## Work to complete
All that is needed is every record, duplicated exactly.

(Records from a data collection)
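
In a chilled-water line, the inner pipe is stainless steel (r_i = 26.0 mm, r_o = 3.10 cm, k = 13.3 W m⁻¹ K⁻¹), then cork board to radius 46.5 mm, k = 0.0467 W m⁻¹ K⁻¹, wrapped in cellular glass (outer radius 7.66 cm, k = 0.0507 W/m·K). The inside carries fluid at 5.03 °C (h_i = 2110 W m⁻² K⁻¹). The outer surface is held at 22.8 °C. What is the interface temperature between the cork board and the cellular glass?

T = 13.4 °C

Treat each layer as a resistance in series:
  R'_conv,in = 1/(2πr h) = 1/(2π·0.0260·2110) = 0.002901 m·K/W
  R'_stainless steel = ln(0.0310/0.0260)/(2πk) = 0.1759/(2π·13.3) = 0.002105 m·K/W
  R'_cork board = ln(0.0465/0.0310)/(2πk) = 0.4055/(2π·0.0467) = 1.382 m·K/W
  R'_cellular glass = ln(0.0766/0.0465)/(2πk) = 0.4991/(2π·0.0507) = 1.567 m·K/W
ΣR = 0.002901 + 0.002105 + 1.382 + 1.567 = 2.954 m·K/W
Q' = ΔT/ΣR = (5.03 °C − 22.8 °C)/2.954 = -6.016 W/m
From the inner boundary to the cork board/cellular glass interface, ΣR_partial = 1.387 m·K/W.
T_interface = T_in − Q'·ΣR_partial = 5.03 °C − (-6.016)(1.387) = 13.4 °C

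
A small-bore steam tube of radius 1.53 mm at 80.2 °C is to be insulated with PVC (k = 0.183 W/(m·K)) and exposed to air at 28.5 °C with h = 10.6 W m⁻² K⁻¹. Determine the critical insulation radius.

r_cr = 1.73 cm

For a cylinder, r_cr = k_ins/h = 0.183/10.6 = 0.0173 m = 1.73 cm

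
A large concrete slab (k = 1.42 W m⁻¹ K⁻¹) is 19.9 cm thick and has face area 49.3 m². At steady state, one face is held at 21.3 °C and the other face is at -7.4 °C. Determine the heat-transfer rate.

Q = 10100 W

Q = kA·ΔT/L = 1.42 × 49.3 × |21.3 °C − -7.4 °C| / 0.199 = 10100 W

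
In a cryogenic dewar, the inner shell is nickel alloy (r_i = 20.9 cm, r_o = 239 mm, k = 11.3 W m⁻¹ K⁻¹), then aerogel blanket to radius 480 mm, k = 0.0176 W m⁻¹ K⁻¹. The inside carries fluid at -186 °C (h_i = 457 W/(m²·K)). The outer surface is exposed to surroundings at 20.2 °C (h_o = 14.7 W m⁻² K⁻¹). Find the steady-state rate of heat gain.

Q = 21.6 W

Resistance network (inner→outer):
  R_conv,in = 1/(4πr²h) = 1/(4π·0.209²·457) = 0.003986 K/W
  R_nickel alloy = (1/0.209 − 1/0.239)/(4πk) = 0.6006/(4π·11.3) = 0.004229 K/W
  R_aerogel blanket = (1/0.239 − 1/0.480)/(4πk) = 2.101/(4π·0.0176) = 9.499 K/W
  R_conv,out = 1/(4πr²h) = 1/(4π·0.480²·14.7) = 0.02350 K/W
ΣR = 0.003986 + 0.004229 + 9.499 + 0.02350 = 9.531 K/W
Q = ΔT/ΣR = (-186 °C − 20.2 °C)/9.531 = -21.6 W
(Negative Q ⇒ heat flows inward; heat gain = 21.6 W.)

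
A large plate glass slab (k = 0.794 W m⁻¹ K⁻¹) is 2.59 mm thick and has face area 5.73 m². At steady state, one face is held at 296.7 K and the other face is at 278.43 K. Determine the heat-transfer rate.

Q = 32.1 kW

Q = kA·ΔT/L = 0.794 × 5.73 × |296.7 K − 278.43 K| / 0.00259 = 32100 W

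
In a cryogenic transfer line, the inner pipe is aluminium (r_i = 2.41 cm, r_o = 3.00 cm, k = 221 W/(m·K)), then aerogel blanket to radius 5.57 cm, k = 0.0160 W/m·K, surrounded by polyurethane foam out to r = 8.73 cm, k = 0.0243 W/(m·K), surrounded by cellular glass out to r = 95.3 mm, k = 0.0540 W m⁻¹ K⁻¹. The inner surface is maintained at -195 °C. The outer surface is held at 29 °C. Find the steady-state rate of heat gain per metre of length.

Treat each layer as a resistance in series:
  R'_aluminium = ln(0.0300/0.0241)/(2πk) = 0.2190/(2π·221) = 1.577×10^-4 m·K/W
  R'_aerogel blanket = ln(0.0557/0.0300)/(2πk) = 0.6188/(2π·0.0160) = 6.155 m·K/W
  R'_polyurethane foam = ln(0.0873/0.0557)/(2πk) = 0.4494/(2π·0.0243) = 2.943 m·K/W
  R'_cellular glass = ln(0.0953/0.0873)/(2πk) = 0.08768/(2π·0.0540) = 0.2584 m·K/W
ΣR = 1.577×10^-4 + 6.155 + 2.943 + 0.2584 = 9.357 m·K/W
Q' = ΔT/ΣR = (-195 °C − 29 °C)/9.357 = -23.9 W/m
(Negative Q' ⇒ heat flows inward; heat gain = 23.9 W/m.)

Q' = 23.9 W/m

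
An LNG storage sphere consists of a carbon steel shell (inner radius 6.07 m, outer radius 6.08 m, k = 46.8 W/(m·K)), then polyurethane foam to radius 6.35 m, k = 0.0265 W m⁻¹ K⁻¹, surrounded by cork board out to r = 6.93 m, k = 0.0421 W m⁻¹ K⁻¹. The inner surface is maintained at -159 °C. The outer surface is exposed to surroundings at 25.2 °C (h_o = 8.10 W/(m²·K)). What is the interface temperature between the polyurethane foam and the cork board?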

## Task response
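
In a chilled-water line, the inner pipe is stainless steel (r_i = 26.0 mm, r_o = 3.10 cm, k = 13.3 W m⁻¹ K⁻¹), then cork board to radius 46.5 mm, k = 0.0467 W m⁻¹ K⁻¹, wrapped in cellular glass (outer radius 7.66 cm, k = 0.0507 W/m·K). The inside carries fluid at 5.03 °C (h_i = 2110 W m⁻² K⁻¹). The outer surface is held at 22.8 °C. What is the interface temperature between the cork board and the cellular glass?

T = 13.4 °C

Treat each layer as a resistance in series:
  R'_conv,in = 1/(2πr h) = 1/(2π·0.0260·2110) = 0.002901 m·K/W
  R'_stainless steel = ln(0.0310/0.0260)/(2πk) = 0.1759/(2π·13.3) = 0.002105 m·K/W
  R'_cork board = ln(0.0465/0.0310)/(2πk) = 0.4055/(2π·0.0467) = 1.382 m·K/W
  R'_cellular glass = ln(0.0766/0.0465)/(2πk) = 0.4991/(2π·0.0507) = 1.567 m·K/W
ΣR = 0.002901 + 0.002105 + 1.382 + 1.567 = 2.954 m·K/W
Q' = ΔT/ΣR = (5.03 °C − 22.8 °C)/2.954 = -6.016 W/m
From the inner boundary to the cork board/cellular glass interface, ΣR_partial = 1.387 m·K/W.
T_interface = T_in − Q'·ΣR_partial = 5.03 °C − (-6.016)(1.387) = 13.4 °C

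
A small-bore steam tube of radius 1.53 mm at 80.2 °C is to be insulated with PVC (k = 0.183 W/(m·K)) and exposed to air at 28.5 °C with h = 10.6 W m⁻² K⁻¹. Determine the critical insulation radius.

r_cr = 1.73 cm

For a cylinder, r_cr = k_ins/h = 0.183/10.6 = 0.0173 m = 1.73 cm

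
A large concrete slab (k = 1.42 W m⁻¹ K⁻¹) is 19.9 cm thick and has face area 49.3 m². At steady state, one face is held at 21.3 °C and the other face is at -7.4 °C. Determine the heat-transfer rate.

Q = 10100 W

Q = kA·ΔT/L = 1.42 × 49.3 × |21.3 °C − -7.4 °C| / 0.199 = 10100 W

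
In a cryogenic dewar, the inner shell is nickel alloy (r_i = 20.9 cm, r_o = 239 mm, k = 11.3 W m⁻¹ K⁻¹), then aerogel blanket to radius 480 mm, k = 0.0176 W m⁻¹ K⁻¹. The inside carries fluid at -186 °C (h_i = 457 W/(m²·K)). The outer surface is exposed to surroundings at 20.2 °C (h_o = 14.7 W m⁻² K⁻¹). Find the steady-state rate of heat gain.

Q = 21.6 W

Resistance network (inner→outer):
  R_conv,in = 1/(4πr²h) = 1/(4π·0.209²·457) = 0.003986 K/W
  R_nickel alloy = (1/0.209 − 1/0.239)/(4πk) = 0.6006/(4π·11.3) = 0.004229 K/W
  R_aerogel blanket = (1/0.239 − 1/0.480)/(4πk) = 2.101/(4π·0.0176) = 9.499 K/W
  R_conv,out = 1/(4πr²h) = 1/(4π·0.480²·14.7) = 0.02350 K/W
ΣR = 0.003986 + 0.004229 + 9.499 + 0.02350 = 9.531 K/W
Q = ΔT/ΣR = (-186 °C − 20.2 °C)/9.531 = -21.6 W
(Negative Q ⇒ heat flows inward; heat gain = 21.6 W.)

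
A large plate glass slab (k = 0.794 W m⁻¹ K⁻¹) is 2.59 mm thick and has face area 5.73 m². At steady state, one face is held at 296.7 K and the other face is at 278.43 K. Determine the heat-transfer rate.

Q = 32.1 kW

Q = kA·ΔT/L = 0.794 × 5.73 × |296.7 K − 278.43 K| / 0.00259 = 32100 W

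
In a cryogenic transfer line, the inner pipe is aluminium (r_i = 2.41 cm, r_o = 3.00 cm, k = 221 W/(m·K)), then aerogel blanket to radius 5.57 cm, k = 0.0160 W/m·K, surrounded by polyurethane foam out to r = 8.73 cm, k = 0.0243 W/(m·K), surrounded by cellular glass out to r = 95.3 mm, k = 0.0540 W m⁻¹ K⁻¹. The inner surface is maintained at -195 °C. The outer surface is held at 29 °C. Find the steady-state rate of heat gain per metre of length.

Treat each layer as a resistance in series:
  R'_aluminium = ln(0.0300/0.0241)/(2πk) = 0.2190/(2π·221) = 1.577×10^-4 m·K/W
  R'_aerogel blanket = ln(0.0557/0.0300)/(2πk) = 0.6188/(2π·0.0160) = 6.155 m·K/W
  R'_polyurethane foam = ln(0.0873/0.0557)/(2πk) = 0.4494/(2π·0.0243) = 2.943 m·K/W
  R'_cellular glass = ln(0.0953/0.0873)/(2πk) = 0.08768/(2π·0.0540) = 0.2584 m·K/W
ΣR = 1.577×10^-4 + 6.155 + 2.943 + 0.2584 = 9.357 m·K/W
Q' = ΔT/ΣR = (-195 °C − 29 °C)/9.357 = -23.9 W/m
(Negative Q' ⇒ heat flows inward; heat gain = 23.9 W/m.)

Q' = 23.9 W/m

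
An LNG storage sphere consists of a carbon steel shell (inner radius 6.07 m, outer radius 6.08 m, k = 46.8 W/(m·K)), then polyurethane foam to radius 6.35 m, k = 0.0265 W m⁻¹ K⁻¹, surrounded by cork board out to r = 6.93 m, k = 0.0421 W m⁻¹ K⁻¹. The inner surface is maintained at -159 °C. The outer surface is exposed to surroundings at 25.2 °C (h_o = 8.10 W/(m²·K)). What is the interface temperature between the polyurethane foam and the cork board?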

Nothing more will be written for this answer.